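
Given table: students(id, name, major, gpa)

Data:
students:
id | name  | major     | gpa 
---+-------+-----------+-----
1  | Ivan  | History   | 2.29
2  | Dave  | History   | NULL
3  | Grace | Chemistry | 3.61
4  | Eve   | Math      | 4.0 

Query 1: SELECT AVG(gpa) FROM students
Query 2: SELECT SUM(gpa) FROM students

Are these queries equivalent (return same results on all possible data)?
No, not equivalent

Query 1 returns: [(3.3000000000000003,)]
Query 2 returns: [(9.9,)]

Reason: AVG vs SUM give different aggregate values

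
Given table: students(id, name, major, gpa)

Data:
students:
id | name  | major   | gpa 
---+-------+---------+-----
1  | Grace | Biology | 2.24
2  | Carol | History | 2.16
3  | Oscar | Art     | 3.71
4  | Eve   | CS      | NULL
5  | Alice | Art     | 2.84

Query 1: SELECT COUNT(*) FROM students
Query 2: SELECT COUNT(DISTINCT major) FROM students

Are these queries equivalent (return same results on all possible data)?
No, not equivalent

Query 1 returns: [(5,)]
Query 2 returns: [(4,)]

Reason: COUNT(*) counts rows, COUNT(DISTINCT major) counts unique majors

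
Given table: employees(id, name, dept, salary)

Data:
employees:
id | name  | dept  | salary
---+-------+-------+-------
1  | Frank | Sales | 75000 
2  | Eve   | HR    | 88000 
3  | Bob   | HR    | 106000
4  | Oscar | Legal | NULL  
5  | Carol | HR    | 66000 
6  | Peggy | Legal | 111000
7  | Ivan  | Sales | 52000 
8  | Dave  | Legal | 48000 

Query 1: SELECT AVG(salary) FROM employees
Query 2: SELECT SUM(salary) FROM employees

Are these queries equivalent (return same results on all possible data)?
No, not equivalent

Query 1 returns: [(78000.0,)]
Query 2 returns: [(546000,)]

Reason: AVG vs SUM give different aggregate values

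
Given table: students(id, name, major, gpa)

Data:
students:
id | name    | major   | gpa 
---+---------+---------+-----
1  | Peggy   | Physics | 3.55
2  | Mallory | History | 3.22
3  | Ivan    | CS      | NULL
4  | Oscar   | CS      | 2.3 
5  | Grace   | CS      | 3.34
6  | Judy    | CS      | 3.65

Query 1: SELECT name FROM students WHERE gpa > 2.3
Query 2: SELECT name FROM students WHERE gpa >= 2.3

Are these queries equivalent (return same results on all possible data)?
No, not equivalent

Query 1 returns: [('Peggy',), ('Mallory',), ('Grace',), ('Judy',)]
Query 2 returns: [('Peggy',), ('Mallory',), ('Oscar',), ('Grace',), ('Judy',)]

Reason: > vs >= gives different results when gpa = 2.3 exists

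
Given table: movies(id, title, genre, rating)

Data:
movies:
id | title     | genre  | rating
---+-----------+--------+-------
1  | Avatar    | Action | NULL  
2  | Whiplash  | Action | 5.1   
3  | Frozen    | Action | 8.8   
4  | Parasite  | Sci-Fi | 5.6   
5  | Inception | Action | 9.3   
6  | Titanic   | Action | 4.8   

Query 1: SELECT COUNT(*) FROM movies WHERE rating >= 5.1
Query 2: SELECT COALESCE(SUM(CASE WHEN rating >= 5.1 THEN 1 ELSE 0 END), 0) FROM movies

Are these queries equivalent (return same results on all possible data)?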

...

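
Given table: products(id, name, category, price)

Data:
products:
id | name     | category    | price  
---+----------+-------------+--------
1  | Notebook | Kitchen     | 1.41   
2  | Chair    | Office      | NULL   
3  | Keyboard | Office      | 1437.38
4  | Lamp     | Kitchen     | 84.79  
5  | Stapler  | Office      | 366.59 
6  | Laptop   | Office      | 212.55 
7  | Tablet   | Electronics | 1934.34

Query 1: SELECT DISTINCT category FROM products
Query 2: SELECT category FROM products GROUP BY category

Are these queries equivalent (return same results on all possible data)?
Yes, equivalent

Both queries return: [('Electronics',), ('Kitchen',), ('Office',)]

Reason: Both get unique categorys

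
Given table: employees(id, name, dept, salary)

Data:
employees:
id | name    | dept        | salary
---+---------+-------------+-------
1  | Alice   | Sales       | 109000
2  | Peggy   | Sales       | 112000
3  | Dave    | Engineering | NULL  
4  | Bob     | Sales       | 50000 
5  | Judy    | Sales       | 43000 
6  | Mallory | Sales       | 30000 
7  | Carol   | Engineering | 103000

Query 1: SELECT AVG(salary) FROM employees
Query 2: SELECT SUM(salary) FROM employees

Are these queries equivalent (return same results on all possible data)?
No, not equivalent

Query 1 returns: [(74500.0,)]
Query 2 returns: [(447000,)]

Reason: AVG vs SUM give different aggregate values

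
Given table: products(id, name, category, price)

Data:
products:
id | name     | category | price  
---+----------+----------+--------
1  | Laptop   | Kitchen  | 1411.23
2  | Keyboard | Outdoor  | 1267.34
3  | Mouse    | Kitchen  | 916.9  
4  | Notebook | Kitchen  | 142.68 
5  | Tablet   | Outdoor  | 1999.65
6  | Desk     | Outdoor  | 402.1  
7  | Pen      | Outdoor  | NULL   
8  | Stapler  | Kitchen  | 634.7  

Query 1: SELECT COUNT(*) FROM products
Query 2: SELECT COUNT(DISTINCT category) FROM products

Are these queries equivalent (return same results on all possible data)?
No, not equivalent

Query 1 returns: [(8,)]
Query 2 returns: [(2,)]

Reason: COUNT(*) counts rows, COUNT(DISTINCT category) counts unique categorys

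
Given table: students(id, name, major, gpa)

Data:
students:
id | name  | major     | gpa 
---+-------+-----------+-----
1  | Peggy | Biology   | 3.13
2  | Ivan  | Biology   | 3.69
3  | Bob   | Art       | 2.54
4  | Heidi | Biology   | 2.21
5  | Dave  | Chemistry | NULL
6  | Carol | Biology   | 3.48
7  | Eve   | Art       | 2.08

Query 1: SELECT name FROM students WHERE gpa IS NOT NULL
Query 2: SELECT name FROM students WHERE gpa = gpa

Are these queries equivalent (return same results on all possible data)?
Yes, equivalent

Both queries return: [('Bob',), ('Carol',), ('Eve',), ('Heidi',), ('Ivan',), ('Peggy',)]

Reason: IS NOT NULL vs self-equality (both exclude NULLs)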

> _EXERCISE BRIEF_:
Your answer should be every line from the material above in which the word "Keyboard" appears.

> _YOUR RESPONSE_:
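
3  | Keyboard | Office      | 1437.38
2  | Keyboard | Outdoor  | 1267.34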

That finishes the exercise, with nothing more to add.